All lines from the one with "Which single blood" through the last line of the data below should be copied exactly; please add nothing.

-- Recorded data follows --

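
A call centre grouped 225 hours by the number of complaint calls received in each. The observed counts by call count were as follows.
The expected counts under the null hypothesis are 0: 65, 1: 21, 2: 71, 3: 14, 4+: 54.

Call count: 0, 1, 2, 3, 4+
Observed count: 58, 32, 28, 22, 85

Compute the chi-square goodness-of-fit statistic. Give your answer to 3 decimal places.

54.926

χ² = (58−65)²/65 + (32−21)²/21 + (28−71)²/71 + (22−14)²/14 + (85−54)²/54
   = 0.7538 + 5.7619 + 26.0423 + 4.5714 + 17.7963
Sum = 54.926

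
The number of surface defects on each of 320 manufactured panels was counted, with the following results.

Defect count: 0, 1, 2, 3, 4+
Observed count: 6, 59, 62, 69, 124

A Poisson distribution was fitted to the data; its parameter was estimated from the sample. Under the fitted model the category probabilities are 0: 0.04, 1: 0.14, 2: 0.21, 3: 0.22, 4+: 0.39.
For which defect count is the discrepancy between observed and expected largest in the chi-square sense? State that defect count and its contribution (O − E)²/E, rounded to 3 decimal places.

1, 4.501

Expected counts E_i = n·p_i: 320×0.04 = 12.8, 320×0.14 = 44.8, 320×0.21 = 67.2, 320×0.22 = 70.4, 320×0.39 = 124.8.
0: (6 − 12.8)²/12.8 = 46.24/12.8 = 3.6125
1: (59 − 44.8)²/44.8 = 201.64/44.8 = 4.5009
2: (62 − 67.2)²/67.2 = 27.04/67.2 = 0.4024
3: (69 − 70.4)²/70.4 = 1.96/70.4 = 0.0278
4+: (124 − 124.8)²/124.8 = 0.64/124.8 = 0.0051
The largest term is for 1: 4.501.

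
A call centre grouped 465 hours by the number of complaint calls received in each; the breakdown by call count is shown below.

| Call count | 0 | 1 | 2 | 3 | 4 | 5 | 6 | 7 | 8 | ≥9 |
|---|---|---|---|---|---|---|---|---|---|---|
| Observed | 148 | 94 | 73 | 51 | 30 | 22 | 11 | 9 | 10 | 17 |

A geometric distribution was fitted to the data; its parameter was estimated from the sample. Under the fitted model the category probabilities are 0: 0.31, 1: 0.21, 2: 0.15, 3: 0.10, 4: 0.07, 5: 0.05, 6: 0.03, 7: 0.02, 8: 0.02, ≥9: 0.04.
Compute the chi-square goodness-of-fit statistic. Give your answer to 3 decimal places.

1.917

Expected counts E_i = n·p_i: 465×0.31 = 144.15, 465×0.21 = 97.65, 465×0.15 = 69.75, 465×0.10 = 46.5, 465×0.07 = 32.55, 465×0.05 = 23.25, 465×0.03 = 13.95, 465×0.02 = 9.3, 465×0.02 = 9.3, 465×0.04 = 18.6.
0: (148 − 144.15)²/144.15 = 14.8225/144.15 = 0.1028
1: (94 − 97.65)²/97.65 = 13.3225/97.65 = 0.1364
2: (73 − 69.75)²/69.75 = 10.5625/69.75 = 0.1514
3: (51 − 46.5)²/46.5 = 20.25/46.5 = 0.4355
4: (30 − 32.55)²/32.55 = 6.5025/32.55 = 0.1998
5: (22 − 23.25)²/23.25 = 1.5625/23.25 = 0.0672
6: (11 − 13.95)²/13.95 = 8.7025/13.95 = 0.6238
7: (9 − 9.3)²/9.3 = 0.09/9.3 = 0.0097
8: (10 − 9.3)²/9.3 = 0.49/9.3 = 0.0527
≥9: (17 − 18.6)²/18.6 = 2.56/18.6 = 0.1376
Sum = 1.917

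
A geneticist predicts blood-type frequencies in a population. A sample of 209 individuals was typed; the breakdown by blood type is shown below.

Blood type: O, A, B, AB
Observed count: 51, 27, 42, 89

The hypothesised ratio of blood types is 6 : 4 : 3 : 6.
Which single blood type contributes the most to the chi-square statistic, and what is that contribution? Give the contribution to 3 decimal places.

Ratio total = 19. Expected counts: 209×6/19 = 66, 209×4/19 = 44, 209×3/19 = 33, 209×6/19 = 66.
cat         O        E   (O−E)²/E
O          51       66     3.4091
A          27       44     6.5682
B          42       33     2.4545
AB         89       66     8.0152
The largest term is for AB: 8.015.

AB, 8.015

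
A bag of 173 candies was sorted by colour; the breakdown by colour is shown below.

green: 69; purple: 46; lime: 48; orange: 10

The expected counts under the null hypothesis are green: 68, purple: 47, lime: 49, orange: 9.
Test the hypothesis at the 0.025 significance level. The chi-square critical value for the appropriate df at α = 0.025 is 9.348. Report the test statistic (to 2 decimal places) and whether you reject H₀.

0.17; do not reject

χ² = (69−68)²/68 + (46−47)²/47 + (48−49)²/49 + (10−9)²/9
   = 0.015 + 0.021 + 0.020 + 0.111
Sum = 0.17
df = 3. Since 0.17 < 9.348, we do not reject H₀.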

-- Recorded data concluded --

* _Response to the task_:
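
Which single blood type contributes the most to the chi-square statistic, and what is that contribution? Give the contribution to 3 decimal places.

Ratio total = 19. Expected counts: 209×6/19 = 66, 209×4/19 = 44, 209×3/19 = 33, 209×6/19 = 66.
cat         O        E   (O−E)²/E
O          51       66     3.4091
A          27       44     6.5682
B          42       33     2.4545
AB         89       66     8.0152
The largest term is for AB: 8.015.

AB, 8.015

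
A bag of 173 candies was sorted by colour; the breakdown by colour is shown below.

green: 69; purple: 46; lime: 48; orange: 10

The expected counts under the null hypothesis are green: 68, purple: 47, lime: 49, orange: 9.
Test the hypothesis at the 0.025 significance level. The chi-square critical value for the appropriate df at α = 0.025 is 9.348. Report the test statistic (to 2 decimal places) and whether you reject H₀.

0.17; do not reject

χ² = (69−68)²/68 + (46−47)²/47 + (48−49)²/49 + (10−9)²/9
   = 0.015 + 0.021 + 0.020 + 0.111
Sum = 0.17
df = 3. Since 0.17 < 9.348, we do not reject H₀.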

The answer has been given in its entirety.